TASK REQUIREMENTS>
Reproduce every record exactly.

INPUT DATA>
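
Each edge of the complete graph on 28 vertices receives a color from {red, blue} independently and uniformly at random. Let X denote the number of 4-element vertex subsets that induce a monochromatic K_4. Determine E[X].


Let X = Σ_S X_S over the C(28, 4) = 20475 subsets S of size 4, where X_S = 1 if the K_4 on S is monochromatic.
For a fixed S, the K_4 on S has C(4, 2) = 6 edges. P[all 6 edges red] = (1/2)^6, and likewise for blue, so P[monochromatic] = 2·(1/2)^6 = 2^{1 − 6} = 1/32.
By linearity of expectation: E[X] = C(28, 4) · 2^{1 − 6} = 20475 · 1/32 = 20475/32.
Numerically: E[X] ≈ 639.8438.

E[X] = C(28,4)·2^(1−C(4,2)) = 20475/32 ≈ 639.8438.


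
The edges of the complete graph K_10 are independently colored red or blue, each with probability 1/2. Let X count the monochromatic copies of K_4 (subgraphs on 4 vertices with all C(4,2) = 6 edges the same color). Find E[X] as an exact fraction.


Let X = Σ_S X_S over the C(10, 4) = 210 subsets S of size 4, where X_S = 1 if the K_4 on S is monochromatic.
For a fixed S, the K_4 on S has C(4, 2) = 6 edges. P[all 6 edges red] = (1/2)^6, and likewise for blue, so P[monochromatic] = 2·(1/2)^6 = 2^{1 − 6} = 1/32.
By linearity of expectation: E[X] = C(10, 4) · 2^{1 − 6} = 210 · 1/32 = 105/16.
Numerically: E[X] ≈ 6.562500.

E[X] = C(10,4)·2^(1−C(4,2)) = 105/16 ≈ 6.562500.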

SOLVED PROBLEM>
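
Each edge of the complete graph on 28 vertices receives a color from {red, blue} independently and uniformly at random. Let X denote the number of 4-element vertex subsets that induce a monochromatic K_4. Determine E[X].


Let X = Σ_S X_S over the C(28, 4) = 20475 subsets S of size 4, where X_S = 1 if the K_4 on S is monochromatic.
For a fixed S, the K_4 on S has C(4, 2) = 6 edges. P[all 6 edges red] = (1/2)^6, and likewise for blue, so P[monochromatic] = 2·(1/2)^6 = 2^{1 − 6} = 1/32.
By linearity of expectation: E[X] = C(28, 4) · 2^{1 − 6} = 20475 · 1/32 = 20475/32.
Numerically: E[X] ≈ 639.8438.

E[X] = C(28,4)·2^(1−C(4,2)) = 20475/32 ≈ 639.8438.


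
The edges of the complete graph K_10 are independently colored red or blue, each with probability 1/2. Let X count the monochromatic copies of K_4 (subgraphs on 4 vertices with all C(4,2) = 6 edges the same color). Find E[X] as an exact fraction.


Let X = Σ_S X_S over the C(10, 4) = 210 subsets S of size 4, where X_S = 1 if the K_4 on S is monochromatic.
For a fixed S, the K_4 on S has C(4, 2) = 6 edges. P[all 6 edges red] = (1/2)^6, and likewise for blue, so P[monochromatic] = 2·(1/2)^6 = 2^{1 − 6} = 1/32.
By linearity of expectation: E[X] = C(10, 4) · 2^{1 − 6} = 210 · 1/32 = 105/16.
Numerically: E[X] ≈ 6.562500.

E[X] = C(10,4)·2^(1−C(4,2)) = 105/16 ≈ 6.562500.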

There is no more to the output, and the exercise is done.